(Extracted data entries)
[Start of Attachment]
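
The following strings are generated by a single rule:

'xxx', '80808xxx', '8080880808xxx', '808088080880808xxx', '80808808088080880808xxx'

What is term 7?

Every step adds 80808 at the front: s(k+1) = 80808·s(k).
From 80808808088080880808xxx, 2 further steps: 80808808088080880808xxx → 8080880808808088080880808xxx → (answer).

808088080880808808088080880808xxx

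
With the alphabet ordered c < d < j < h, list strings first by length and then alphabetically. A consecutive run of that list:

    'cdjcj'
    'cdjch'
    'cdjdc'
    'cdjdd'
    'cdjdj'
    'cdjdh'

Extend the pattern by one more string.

The successor of cdjdh increments the rightmost position that isn't already h and resets every position after it to c.

cdjjc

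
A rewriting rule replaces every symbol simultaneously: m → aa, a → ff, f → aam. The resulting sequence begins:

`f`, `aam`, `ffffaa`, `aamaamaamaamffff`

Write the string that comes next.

Applying the rule to each of the 16 symbols of aamaamaamaamffff gives the pieces ff ff aa ff ff aa ff ff aa ff ff aa aam aam aam aam, which concatenate to the answer.

ffffaaffffaaffffaaffffaaaamaamaamaam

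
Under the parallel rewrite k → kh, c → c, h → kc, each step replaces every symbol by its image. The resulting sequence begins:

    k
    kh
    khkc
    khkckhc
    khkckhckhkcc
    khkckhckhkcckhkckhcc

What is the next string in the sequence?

Applying the rule to each of the 20 symbols of khkckhckhkcckhkckhcc gives the pieces kh kc kh c kh kc c kh kc kh c c kh kc kh c kh kc c c, which concatenate to the answer.

khkckhckhkcckhkckhcckhkckhckhkccc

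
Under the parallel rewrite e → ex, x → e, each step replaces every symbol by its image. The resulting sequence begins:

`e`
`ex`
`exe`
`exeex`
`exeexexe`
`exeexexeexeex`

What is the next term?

exeexexeexeexexeexexe

Applying the rule to each of the 13 symbols of exeexexeexeex gives the pieces ex e ex ex e ex e ex ex e ex ex e, which concatenate to the answer.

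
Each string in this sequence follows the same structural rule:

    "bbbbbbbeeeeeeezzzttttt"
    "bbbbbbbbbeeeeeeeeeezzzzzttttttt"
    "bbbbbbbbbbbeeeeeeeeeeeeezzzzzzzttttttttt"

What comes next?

bbbbbbbbbbbbbeeeeeeeeeeeeeeeezzzzzzzzzttttttttttt

Each string has the form b^{2n+3} e^{3n+1} z^{2n-1} t^{2n+1}, where the shown terms are n = 2, 3, 4.
Setting n = 5 gives 13, 16, 9, 11 characters in each block.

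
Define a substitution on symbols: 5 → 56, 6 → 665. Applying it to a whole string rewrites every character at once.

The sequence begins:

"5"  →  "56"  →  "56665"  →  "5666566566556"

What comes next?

Rewriting the 13 symbols of 5666566566556 one by one yields 56 665 665 665 56 665 665 56 665 665 56 56 665; concatenated:

5666566566556665665566656655656665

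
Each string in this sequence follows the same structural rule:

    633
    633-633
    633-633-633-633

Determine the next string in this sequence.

633-633-633-633-633-633-633-633

Every step duplicates the string with '-' between the halves.
One more doubling of 633-633-633-633 gives the answer.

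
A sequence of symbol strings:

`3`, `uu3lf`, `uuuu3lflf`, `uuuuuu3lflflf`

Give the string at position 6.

Each term wraps the previous one in uu on the left and lf on the right.
From uuuuuu3lflflf, 2 further steps: uuuuuu3lflflf → uuuuuuuu3lflflflf → (answer).

uuuuuuuuuu3lflflflflf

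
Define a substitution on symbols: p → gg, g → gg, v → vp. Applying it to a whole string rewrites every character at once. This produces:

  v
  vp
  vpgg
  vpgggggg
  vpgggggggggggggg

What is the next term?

Replace each of the 16 characters of vpgggggggggggggg in place — vp gg gg gg gg gg gg gg gg gg gg gg gg gg gg gg — and concatenate.

vpgggggggggggggggggggggggggggggg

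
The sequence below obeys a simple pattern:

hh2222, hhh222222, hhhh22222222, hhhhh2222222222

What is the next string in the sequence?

hhhhhh222222222222

The n-th term is n h's then 2n 2's, where the shown terms are n = 2, 3, 4, 5.
Setting n = 6 gives 6, 12 characters in each block.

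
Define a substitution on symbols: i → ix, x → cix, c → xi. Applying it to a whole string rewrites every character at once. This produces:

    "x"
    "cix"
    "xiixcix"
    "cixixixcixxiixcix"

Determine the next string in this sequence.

Applying the rule to each of the 17 symbols of cixixixcixxiixcix gives the pieces xi ix cix ix cix ix cix xi ix cix cix ix ix cix xi ix cix, which concatenate to the answer.

xiixcixixcixixcixxiixcixcixixixcixxiixcix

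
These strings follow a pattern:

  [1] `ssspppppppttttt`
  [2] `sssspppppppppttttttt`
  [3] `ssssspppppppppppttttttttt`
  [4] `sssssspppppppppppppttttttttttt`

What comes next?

ssssssspppppppppppppppttttttttttttt

Term n consists of n s's, followed by 2n+1 p's, followed by 2n-1 t's, where the shown terms are n = 3, 4, 5, 6.
Setting n = 7 gives 7, 15, 13 characters in each block.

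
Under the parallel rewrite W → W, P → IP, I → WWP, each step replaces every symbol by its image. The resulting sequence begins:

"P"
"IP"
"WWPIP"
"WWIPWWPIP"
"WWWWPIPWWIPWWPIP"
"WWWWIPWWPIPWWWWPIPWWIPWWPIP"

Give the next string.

WWWWWWPIPWWIPWWPIPWWWWIPWWPIPWWWWPIPWWIPWWPIP

Applying the rule to each of the 27 symbols of WWWWIPWWPIPWWWWPIPWWIPWWPIP gives the pieces W W W W WWP IP W W IP WWP IP W W W W IP WWP IP W W WWP IP W W IP WWP IP, which concatenate to the answer.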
[End of Attachment]
== TRY IT ==
Repeat every entry above exactly, leaving nothing out.

== REPLY ==
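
The following strings are generated by a single rule:

'xxx', '80808xxx', '8080880808xxx', '808088080880808xxx', '80808808088080880808xxx'

What is term 7?

Every step adds 80808 at the front: s(k+1) = 80808·s(k).
From 80808808088080880808xxx, 2 further steps: 80808808088080880808xxx → 8080880808808088080880808xxx → (answer).

808088080880808808088080880808xxx

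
With the alphabet ordered c < d < j < h, list strings first by length and then alphabetically. A consecutive run of that list:

    'cdjcj'
    'cdjch'
    'cdjdc'
    'cdjdd'
    'cdjdj'
    'cdjdh'

Extend the pattern by one more string.

The successor of cdjdh increments the rightmost position that isn't already h and resets every position after it to c.

cdjjc

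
A rewriting rule replaces every symbol simultaneously: m → aa, a → ff, f → aam. The resulting sequence begins:

`f`, `aam`, `ffffaa`, `aamaamaamaamffff`

Write the string that comes next.

Applying the rule to each of the 16 symbols of aamaamaamaamffff gives the pieces ff ff aa ff ff aa ff ff aa ff ff aa aam aam aam aam, which concatenate to the answer.

ffffaaffffaaffffaaffffaaaamaamaamaam

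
Under the parallel rewrite k → kh, c → c, h → kc, each step replaces every symbol by its image. The resulting sequence begins:

    k
    kh
    khkc
    khkckhc
    khkckhckhkcc
    khkckhckhkcckhkckhcc

What is the next string in the sequence?

Applying the rule to each of the 20 symbols of khkckhckhkcckhkckhcc gives the pieces kh kc kh c kh kc c kh kc kh c c kh kc kh c kh kc c c, which concatenate to the answer.

khkckhckhkcckhkckhcckhkckhckhkccc

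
Under the parallel rewrite e → ex, x → e, each step replaces every symbol by its image. The resulting sequence begins:

`e`
`ex`
`exe`
`exeex`
`exeexexe`
`exeexexeexeex`

What is the next term?

exeexexeexeexexeexexe

Applying the rule to each of the 13 symbols of exeexexeexeex gives the pieces ex e ex ex e ex e ex ex e ex ex e, which concatenate to the answer.

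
Each string in this sequence follows the same structural rule:

    "bbbbbbbeeeeeeezzzttttt"
    "bbbbbbbbbeeeeeeeeeezzzzzttttttt"
    "bbbbbbbbbbbeeeeeeeeeeeeezzzzzzzttttttttt"

What comes next?

bbbbbbbbbbbbbeeeeeeeeeeeeeeeezzzzzzzzzttttttttttt

Each string has the form b^{2n+3} e^{3n+1} z^{2n-1} t^{2n+1}, where the shown terms are n = 2, 3, 4.
Setting n = 5 gives 13, 16, 9, 11 characters in each block.

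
Define a substitution on symbols: 5 → 56, 6 → 665. Applying it to a whole string rewrites every character at once.

The sequence begins:

"5"  →  "56"  →  "56665"  →  "5666566566556"

What comes next?

Rewriting the 13 symbols of 5666566566556 one by one yields 56 665 665 665 56 665 665 56 665 665 56 56 665; concatenated:

5666566566556665665566656655656665

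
Each string in this sequence follows the same structural rule:

    633
    633-633
    633-633-633-633

Determine the next string in this sequence.

633-633-633-633-633-633-633-633

Every step duplicates the string with '-' between the halves.
One more doubling of 633-633-633-633 gives the answer.

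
A sequence of symbol strings:

`3`, `uu3lf`, `uuuu3lflf`, `uuuuuu3lflflf`

Give the string at position 6.

Each term wraps the previous one in uu on the left and lf on the right.
From uuuuuu3lflflf, 2 further steps: uuuuuu3lflflf → uuuuuuuu3lflflflf → (answer).

uuuuuuuuuu3lflflflflf

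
Define a substitution on symbols: p → gg, g → gg, v → vp. Applying it to a whole string rewrites every character at once. This produces:

  v
  vp
  vpgg
  vpgggggg
  vpgggggggggggggg

What is the next term?

Replace each of the 16 characters of vpgggggggggggggg in place — vp gg gg gg gg gg gg gg gg gg gg gg gg gg gg gg — and concatenate.

vpgggggggggggggggggggggggggggggg

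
The sequence below obeys a simple pattern:

hh2222, hhh222222, hhhh22222222, hhhhh2222222222

What is the next string in the sequence?

hhhhhh222222222222

The n-th term is n h's then 2n 2's, where the shown terms are n = 2, 3, 4, 5.
Setting n = 6 gives 6, 12 characters in each block.

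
Define a substitution on symbols: i → ix, x → cix, c → xi. Applying it to a whole string rewrites every character at once. This produces:

    "x"
    "cix"
    "xiixcix"
    "cixixixcixxiixcix"

Determine the next string in this sequence.

Applying the rule to each of the 17 symbols of cixixixcixxiixcix gives the pieces xi ix cix ix cix ix cix xi ix cix cix ix ix cix xi ix cix, which concatenate to the answer.

xiixcixixcixixcixxiixcixcixixixcixxiixcix

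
These strings follow a pattern:

  [1] `ssspppppppttttt`
  [2] `sssspppppppppttttttt`
  [3] `ssssspppppppppppttttttttt`
  [4] `sssssspppppppppppppttttttttttt`

What comes next?

ssssssspppppppppppppppttttttttttttt

Term n consists of n s's, followed by 2n+1 p's, followed by 2n-1 t's, where the shown terms are n = 3, 4, 5, 6.
Setting n = 7 gives 7, 15, 13 characters in each block.

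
Under the parallel rewrite W → W, P → IP, I → WWP, each step replaces every symbol by its image. The resulting sequence begins:

"P"
"IP"
"WWPIP"
"WWIPWWPIP"
"WWWWPIPWWIPWWPIP"
"WWWWIPWWPIPWWWWPIPWWIPWWPIP"

Give the next string.

WWWWWWPIPWWIPWWPIPWWWWIPWWPIPWWWWPIPWWIPWWPIP

Applying the rule to each of the 27 symbols of WWWWIPWWPIPWWWWPIPWWIPWWPIP gives the pieces W W W W WWP IP W W IP WWP IP W W W W IP WWP IP W W WWP IP W W IP WWP IP, which concatenate to the answer.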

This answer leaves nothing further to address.